→ **TASK PROMPT**
Among the records below, which lines contain the string "tree"? Report them.

→ **RECORDS SUPPLIED**

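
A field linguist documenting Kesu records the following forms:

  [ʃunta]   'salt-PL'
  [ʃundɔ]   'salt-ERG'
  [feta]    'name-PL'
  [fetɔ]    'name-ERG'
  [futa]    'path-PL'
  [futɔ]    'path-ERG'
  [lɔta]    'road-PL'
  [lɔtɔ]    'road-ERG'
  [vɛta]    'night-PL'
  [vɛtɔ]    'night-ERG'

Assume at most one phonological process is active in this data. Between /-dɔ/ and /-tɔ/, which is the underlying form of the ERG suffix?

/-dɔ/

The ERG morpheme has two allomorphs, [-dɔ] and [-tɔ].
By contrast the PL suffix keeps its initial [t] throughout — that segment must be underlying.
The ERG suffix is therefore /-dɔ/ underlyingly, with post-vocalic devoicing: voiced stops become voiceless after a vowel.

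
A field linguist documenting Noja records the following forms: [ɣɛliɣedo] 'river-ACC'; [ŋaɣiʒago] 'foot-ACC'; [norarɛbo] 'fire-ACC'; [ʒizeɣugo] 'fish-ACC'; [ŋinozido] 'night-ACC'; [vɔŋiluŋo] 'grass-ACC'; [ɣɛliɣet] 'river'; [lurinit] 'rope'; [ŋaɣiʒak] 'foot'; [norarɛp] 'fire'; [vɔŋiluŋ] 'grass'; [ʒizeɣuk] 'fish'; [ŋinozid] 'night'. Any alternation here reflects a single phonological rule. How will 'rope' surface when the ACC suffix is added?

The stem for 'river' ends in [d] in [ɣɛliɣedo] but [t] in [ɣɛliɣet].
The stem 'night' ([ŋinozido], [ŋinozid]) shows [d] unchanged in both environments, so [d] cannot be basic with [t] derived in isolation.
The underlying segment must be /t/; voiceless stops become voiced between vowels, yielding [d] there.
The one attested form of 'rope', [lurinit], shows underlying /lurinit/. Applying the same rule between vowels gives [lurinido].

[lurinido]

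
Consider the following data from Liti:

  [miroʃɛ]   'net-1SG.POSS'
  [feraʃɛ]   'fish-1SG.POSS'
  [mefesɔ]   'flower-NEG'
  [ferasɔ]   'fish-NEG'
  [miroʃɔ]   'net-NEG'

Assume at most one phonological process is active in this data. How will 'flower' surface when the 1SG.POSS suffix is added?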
* * *
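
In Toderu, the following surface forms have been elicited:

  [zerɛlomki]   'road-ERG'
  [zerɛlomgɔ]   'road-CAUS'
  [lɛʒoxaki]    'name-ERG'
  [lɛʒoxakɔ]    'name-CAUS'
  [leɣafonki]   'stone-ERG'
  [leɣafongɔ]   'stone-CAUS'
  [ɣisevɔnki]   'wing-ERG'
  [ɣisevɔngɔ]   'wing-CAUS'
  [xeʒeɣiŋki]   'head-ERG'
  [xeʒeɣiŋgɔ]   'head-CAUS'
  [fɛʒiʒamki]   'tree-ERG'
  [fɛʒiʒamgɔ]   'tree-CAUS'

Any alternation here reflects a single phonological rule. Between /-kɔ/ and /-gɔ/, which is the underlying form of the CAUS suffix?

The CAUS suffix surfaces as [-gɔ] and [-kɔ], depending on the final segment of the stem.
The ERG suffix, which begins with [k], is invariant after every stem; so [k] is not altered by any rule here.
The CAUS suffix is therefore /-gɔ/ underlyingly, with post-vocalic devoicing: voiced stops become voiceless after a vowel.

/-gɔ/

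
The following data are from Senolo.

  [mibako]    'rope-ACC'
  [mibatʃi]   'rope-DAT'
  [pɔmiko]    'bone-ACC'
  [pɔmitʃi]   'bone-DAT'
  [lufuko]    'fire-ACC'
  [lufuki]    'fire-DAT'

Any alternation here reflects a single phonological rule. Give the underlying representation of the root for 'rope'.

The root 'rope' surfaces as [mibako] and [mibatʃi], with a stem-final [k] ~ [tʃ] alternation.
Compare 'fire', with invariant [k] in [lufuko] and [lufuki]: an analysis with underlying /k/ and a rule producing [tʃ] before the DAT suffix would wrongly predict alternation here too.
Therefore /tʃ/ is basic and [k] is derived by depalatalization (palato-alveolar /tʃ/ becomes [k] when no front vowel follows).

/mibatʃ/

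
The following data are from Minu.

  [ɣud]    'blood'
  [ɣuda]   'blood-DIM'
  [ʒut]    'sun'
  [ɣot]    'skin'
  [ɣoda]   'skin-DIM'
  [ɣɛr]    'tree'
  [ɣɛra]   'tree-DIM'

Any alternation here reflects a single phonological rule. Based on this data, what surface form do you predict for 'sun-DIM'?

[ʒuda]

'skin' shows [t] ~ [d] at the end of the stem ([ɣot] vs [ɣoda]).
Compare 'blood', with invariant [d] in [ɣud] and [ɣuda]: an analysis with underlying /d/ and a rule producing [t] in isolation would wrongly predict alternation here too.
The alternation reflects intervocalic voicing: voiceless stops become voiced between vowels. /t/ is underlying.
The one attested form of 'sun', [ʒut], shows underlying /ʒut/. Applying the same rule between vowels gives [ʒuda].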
==
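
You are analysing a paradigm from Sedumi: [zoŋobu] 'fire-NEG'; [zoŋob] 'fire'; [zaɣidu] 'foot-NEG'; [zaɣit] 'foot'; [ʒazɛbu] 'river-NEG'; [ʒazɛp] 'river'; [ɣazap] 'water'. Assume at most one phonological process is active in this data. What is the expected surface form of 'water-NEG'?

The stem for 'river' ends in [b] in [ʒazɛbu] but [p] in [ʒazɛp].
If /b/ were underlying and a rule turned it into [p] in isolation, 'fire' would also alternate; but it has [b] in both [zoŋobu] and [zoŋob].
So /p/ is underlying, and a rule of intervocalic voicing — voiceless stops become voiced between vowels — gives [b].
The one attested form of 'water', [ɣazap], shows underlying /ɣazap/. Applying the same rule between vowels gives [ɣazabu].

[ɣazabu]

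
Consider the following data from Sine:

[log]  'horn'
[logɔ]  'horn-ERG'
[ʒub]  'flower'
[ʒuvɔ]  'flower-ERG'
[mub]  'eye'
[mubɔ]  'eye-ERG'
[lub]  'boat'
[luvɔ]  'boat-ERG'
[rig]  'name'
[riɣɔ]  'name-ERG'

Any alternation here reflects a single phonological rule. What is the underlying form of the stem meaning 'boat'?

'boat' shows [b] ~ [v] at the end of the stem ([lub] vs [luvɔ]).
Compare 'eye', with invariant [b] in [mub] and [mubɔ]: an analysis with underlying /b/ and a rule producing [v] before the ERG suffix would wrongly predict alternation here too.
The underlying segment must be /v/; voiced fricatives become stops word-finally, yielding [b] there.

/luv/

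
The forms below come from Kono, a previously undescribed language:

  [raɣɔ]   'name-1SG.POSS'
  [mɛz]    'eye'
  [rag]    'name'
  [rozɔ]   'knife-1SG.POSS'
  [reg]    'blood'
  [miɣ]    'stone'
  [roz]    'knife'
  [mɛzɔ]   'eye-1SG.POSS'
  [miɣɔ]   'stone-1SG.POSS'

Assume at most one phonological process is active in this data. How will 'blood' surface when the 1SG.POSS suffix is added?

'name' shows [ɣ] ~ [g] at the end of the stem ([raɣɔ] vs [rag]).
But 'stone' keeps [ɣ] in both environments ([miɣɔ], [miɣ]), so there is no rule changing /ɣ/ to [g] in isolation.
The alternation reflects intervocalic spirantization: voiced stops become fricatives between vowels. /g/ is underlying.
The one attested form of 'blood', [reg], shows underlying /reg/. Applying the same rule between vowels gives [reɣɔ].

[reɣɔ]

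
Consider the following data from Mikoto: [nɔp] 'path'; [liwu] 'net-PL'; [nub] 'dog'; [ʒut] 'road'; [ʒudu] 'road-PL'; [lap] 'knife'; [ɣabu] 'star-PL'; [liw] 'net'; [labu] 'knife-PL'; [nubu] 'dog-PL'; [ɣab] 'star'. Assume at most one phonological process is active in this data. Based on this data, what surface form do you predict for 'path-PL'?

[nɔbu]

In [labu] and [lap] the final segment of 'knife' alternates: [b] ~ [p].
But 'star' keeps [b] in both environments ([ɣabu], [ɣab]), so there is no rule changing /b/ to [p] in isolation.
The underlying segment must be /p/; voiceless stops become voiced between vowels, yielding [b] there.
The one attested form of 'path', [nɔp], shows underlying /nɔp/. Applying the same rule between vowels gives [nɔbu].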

→ **SOLUTION BELOW**
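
  [fɛʒiʒamki]   'tree-ERG'
  [fɛʒiʒamgɔ]   'tree-CAUS'
  [ɣɛr]    'tree'
  [ɣɛra]   'tree-DIM'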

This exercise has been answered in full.